**Work instruction**
Starting at the line that contains "(0 4 1) * (2 14", quote each line exactly through the last line of the entries, both included.

**Recorded information**
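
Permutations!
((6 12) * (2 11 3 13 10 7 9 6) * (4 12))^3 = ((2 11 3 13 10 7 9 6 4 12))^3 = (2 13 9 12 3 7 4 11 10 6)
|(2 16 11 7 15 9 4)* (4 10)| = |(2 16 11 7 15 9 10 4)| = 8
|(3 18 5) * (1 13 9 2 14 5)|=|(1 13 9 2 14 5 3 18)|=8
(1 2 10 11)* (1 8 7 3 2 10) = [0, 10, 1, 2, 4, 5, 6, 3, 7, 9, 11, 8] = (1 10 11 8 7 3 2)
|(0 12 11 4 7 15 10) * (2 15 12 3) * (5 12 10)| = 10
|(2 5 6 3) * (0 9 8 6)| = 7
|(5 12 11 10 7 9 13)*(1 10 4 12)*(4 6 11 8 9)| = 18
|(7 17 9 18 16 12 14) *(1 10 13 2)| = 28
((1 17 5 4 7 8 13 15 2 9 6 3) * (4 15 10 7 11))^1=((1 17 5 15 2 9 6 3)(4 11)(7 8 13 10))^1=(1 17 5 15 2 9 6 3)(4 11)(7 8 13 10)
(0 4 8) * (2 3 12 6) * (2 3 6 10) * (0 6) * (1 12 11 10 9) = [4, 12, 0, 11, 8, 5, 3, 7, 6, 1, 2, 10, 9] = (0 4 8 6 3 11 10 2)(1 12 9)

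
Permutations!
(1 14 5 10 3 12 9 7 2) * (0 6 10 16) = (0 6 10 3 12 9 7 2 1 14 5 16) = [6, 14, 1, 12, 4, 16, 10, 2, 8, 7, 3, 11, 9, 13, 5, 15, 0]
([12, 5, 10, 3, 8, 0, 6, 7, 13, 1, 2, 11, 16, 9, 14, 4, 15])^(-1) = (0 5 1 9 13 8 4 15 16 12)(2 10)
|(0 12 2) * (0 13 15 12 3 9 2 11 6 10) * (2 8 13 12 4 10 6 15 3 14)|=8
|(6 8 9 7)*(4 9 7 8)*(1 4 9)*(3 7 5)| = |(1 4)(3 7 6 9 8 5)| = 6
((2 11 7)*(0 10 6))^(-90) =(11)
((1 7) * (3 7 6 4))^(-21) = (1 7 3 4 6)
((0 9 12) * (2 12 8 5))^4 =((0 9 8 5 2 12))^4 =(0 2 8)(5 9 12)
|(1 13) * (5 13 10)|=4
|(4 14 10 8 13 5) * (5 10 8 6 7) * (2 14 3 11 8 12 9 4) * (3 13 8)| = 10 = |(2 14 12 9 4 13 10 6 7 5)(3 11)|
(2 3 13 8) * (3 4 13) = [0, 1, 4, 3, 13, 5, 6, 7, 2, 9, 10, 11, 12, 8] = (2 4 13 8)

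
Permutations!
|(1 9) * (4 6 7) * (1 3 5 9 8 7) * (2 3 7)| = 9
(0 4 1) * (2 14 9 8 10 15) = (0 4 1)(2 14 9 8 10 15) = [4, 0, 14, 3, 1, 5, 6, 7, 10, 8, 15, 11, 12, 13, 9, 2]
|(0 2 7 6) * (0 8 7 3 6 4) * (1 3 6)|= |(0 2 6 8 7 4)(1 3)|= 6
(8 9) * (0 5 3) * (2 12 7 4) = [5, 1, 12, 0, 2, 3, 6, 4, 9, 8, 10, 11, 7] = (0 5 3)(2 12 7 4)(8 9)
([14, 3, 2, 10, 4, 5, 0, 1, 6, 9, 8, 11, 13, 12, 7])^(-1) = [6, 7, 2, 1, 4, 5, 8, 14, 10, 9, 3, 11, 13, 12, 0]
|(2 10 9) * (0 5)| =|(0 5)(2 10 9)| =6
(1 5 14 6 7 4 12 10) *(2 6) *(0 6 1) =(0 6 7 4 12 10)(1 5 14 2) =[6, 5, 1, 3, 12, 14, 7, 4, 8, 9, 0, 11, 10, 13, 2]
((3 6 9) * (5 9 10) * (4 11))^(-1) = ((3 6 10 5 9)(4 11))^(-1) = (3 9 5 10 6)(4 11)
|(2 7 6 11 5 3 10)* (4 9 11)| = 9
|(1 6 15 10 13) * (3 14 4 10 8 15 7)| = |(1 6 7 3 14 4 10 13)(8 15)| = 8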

**Written answer**
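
(0 4 1) * (2 14 9 8 10 15) = (0 4 1)(2 14 9 8 10 15) = [4, 0, 14, 3, 1, 5, 6, 7, 10, 8, 15, 11, 12, 13, 9, 2]
|(0 2 7 6) * (0 8 7 3 6 4) * (1 3 6)|= |(0 2 6 8 7 4)(1 3)|= 6
(8 9) * (0 5 3) * (2 12 7 4) = [5, 1, 12, 0, 2, 3, 6, 4, 9, 8, 10, 11, 7] = (0 5 3)(2 12 7 4)(8 9)
([14, 3, 2, 10, 4, 5, 0, 1, 6, 9, 8, 11, 13, 12, 7])^(-1) = [6, 7, 2, 1, 4, 5, 8, 14, 10, 9, 3, 11, 13, 12, 0]
|(2 10 9) * (0 5)| =|(0 5)(2 10 9)| =6
(1 5 14 6 7 4 12 10) *(2 6) *(0 6 1) =(0 6 7 4 12 10)(1 5 14 2) =[6, 5, 1, 3, 12, 14, 7, 4, 8, 9, 0, 11, 10, 13, 2]
((3 6 9) * (5 9 10) * (4 11))^(-1) = ((3 6 10 5 9)(4 11))^(-1) = (3 9 5 10 6)(4 11)
|(2 7 6 11 5 3 10)* (4 9 11)| = 9
|(1 6 15 10 13) * (3 14 4 10 8 15 7)| = |(1 6 7 3 14 4 10 13)(8 15)| = 8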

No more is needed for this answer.